WHAT IS NEEDED ->
Quote the lines from the line holding "For units off" to the very end of the listing, exactly, and no others.

SOURCE DATA ->

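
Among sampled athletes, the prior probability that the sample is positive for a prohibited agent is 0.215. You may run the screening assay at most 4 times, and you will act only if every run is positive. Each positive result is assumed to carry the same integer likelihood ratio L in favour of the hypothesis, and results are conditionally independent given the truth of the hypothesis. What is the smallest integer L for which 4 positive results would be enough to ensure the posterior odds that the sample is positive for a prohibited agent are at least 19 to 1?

Prior odds = 0.215/0.785 = 43/157.
Target odds = 19.
Need L⁴ ≥ 19 ÷ (43/157) = 2983/43.
2⁴ = 16 < 2983/43 ≤ 81 = 3⁴, so L = 3.

3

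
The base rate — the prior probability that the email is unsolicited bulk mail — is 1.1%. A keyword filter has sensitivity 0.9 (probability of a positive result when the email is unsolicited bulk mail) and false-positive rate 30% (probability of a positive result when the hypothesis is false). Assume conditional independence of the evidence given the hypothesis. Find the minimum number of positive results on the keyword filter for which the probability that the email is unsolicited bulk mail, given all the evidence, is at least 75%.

Prior odds = 0.011/0.989 = 11/989.
Likelihood ratio of a positive result = 0.9/0.3 = 3.
Target posterior odds = 0.75/0.25 = 3.
Need (11/989) × 3ⁿ ≥ 3, i.e. 3ⁿ ≥ 2967/11.
3⁵ = 243 falls short of 2967/11 but 3⁶ = 729 reaches it, so n = 6.

6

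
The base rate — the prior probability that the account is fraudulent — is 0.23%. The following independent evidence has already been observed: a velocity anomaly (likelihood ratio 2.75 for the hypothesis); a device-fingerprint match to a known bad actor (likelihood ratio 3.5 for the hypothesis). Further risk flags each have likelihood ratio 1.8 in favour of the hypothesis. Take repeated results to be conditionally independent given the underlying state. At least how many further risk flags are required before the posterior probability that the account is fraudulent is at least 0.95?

12

Prior odds = 0.0023/0.9977 = 23/9977.
Combined Bayes factor of the evidence already in hand = 2.75 × 3.5 = 9.625.
Odds after that evidence = (23/9977) × 9.625 = 161/7256.
Target odds = 0.95/0.05 = 19.
Need 1.8ⁿ ≥ 19 ÷ (161/7256) = 137864/161.
1.8¹¹ ≈642.684 falls short of 137864/161 but 1.8¹² ≈1156.83 reaches it, so n = 12.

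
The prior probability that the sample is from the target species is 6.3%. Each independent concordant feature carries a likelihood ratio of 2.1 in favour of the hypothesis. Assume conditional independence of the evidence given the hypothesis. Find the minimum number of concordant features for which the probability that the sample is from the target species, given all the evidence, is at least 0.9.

Prior odds: 0.063 ÷ 0.937 = 63/937.
Likelihood ratio per concordant feature = 2.1.
Target posterior odds = 0.9/0.1 = 9.
Require 2.1ⁿ ≥ 9 ÷ (63/937) = 937/7.
2.1⁶ = 85766121/1000000 falls short of 937/7 but 2.1⁷ ≈180.109 reaches it, so n = 7.

7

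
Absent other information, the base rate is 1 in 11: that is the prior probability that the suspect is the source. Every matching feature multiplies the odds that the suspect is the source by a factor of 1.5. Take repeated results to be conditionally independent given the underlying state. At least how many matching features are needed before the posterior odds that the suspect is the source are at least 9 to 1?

Prior odds = (1/11)/(10/11) = 0.1.
Likelihood ratio per matching feature = 1.5.
Target odds = 9.
Require 1.5ⁿ ≥ 9 ÷ 0.1 = 90.
1.5¹¹ = 177147/2048 falls short of 90 but 1.5¹² = 531441/4096 reaches it, so n = 12.

12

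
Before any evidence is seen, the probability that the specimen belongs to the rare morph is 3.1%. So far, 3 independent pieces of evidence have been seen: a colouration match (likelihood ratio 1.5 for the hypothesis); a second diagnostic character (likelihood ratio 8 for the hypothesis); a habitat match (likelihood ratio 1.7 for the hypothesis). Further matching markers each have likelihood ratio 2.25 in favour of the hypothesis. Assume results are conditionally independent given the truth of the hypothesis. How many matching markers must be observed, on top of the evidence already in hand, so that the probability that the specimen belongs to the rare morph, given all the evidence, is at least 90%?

Prior odds = 0.031/0.969 = 31/969.
Combined Bayes factor of the evidence already in hand = 1.5 × 8 × 1.7 = 20.4.
Odds after that evidence = (31/969) × 20.4 = 62/95.
Target odds = 0.9/0.1 = 9.
Need 2.25ⁿ ≥ 9 ÷ (62/95) = 855/62.
2.25³ = 11.390625 falls short of 855/62 but 2.25⁴ = 25.62890625 reaches it, so n = 4.

4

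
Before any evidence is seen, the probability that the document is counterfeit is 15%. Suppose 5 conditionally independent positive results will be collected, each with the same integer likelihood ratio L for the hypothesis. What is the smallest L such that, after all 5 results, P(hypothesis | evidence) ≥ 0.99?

Prior odds = 0.15/0.85 = 3/17.
Target odds = 0.99/0.01 = 99.
Need L⁵ ≥ 99 ÷ (3/17) = 561.
3⁵ = 243 < 561 ≤ 1024 = 4⁵, so L = 4.

4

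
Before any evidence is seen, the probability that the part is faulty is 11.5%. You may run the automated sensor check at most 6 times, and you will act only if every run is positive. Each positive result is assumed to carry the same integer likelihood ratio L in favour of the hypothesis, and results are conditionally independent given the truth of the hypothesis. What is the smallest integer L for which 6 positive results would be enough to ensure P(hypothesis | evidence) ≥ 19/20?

Prior odds = 0.115/0.885 = 23/177.
Target odds = 0.95/0.05 = 19.
Need L⁶ ≥ 19 ÷ (23/177) = 3363/23.
2⁶ = 64 < 3363/23 ≤ 729 = 3⁶, so L = 3.

3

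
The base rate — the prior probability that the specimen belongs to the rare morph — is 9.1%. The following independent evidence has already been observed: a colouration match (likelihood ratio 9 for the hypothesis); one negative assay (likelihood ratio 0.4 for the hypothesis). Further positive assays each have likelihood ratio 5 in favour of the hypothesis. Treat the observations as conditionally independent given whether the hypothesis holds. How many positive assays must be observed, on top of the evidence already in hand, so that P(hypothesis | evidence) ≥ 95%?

Prior odds = 0.091/0.909 = 91/909.
Combined Bayes factor of the evidence already in hand = 9 × 0.4 = 3.6.
Odds after that evidence = (91/909) × 3.6 = 182/505.
Target odds = 0.95/0.05 = 19.
Need 5ⁿ ≥ 19 ÷ (182/505) = 9595/182.
5² = 25 falls short of 9595/182 but 5³ = 125 reaches it, so n = 3.

3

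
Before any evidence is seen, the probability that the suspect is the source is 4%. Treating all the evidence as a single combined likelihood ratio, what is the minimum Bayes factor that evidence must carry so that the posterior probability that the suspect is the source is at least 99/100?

Prior odds = 0.04/0.96 = 1/24.
Target odds = 0.99/0.01 = 99.
Required Bayes factor = 99 ÷ (1/24) = 2376.

2376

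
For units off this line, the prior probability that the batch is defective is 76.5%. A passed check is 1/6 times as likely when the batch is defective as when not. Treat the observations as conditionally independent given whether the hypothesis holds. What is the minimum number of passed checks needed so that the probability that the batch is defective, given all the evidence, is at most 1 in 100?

4

Prior odds: 0.765 ÷ 0.235 = 153/47.
Likelihood ratio per passed check = 1/6.
Target odds: 0.01 ÷ 0.99 = 1/99.
Need (153/47) × (1/6)ⁿ ≤ 1/99, i.e. (1/6)ⁿ ≤ 47/15147.
(1/6)³ = 1/216 is still above 47/15147 but (1/6)⁴ = 1/1296 is at or below it, so n = 4.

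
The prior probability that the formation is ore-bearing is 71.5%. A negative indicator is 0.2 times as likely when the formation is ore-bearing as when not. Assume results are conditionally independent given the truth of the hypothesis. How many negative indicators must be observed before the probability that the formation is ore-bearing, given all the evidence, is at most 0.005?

Prior odds = 0.715/0.285 = 143/57.
Likelihood ratio per negative indicator = 0.2.
Target posterior odds = 0.005/0.995 = 1/199.
Require 0.2ⁿ ≤ 1/199 ÷ (143/57) = 57/28457.
0.2³ = 0.008 is still above 57/28457 but 0.2⁴ = 0.0016 is at or below it, so n = 4.

4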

WRITTEN ANSWER ->
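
For units off this line, the prior probability that the batch is defective is 76.5%. A passed check is 1/6 times as likely when the batch is defective as when not. Treat the observations as conditionally independent given whether the hypothesis holds. What is the minimum number of passed checks needed so that the probability that the batch is defective, given all the evidence, is at most 1 in 100?

4

Prior odds: 0.765 ÷ 0.235 = 153/47.
Likelihood ratio per passed check = 1/6.
Target odds: 0.01 ÷ 0.99 = 1/99.
Need (153/47) × (1/6)ⁿ ≤ 1/99, i.e. (1/6)ⁿ ≤ 47/15147.
(1/6)³ = 1/216 is still above 47/15147 but (1/6)⁴ = 1/1296 is at or below it, so n = 4.

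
The prior probability that the formation is ore-bearing is 71.5%. A negative indicator is 0.2 times as likely when the formation is ore-bearing as when not. Assume results are conditionally independent given the truth of the hypothesis. How many negative indicators must be observed before the probability that the formation is ore-bearing, given all the evidence, is at most 0.005?

Prior odds = 0.715/0.285 = 143/57.
Likelihood ratio per negative indicator = 0.2.
Target posterior odds = 0.005/0.995 = 1/199.
Require 0.2ⁿ ≤ 1/199 ÷ (143/57) = 57/28457.
0.2³ = 0.008 is still above 57/28457 but 0.2⁴ = 0.0016 is at or below it, so n = 4.

4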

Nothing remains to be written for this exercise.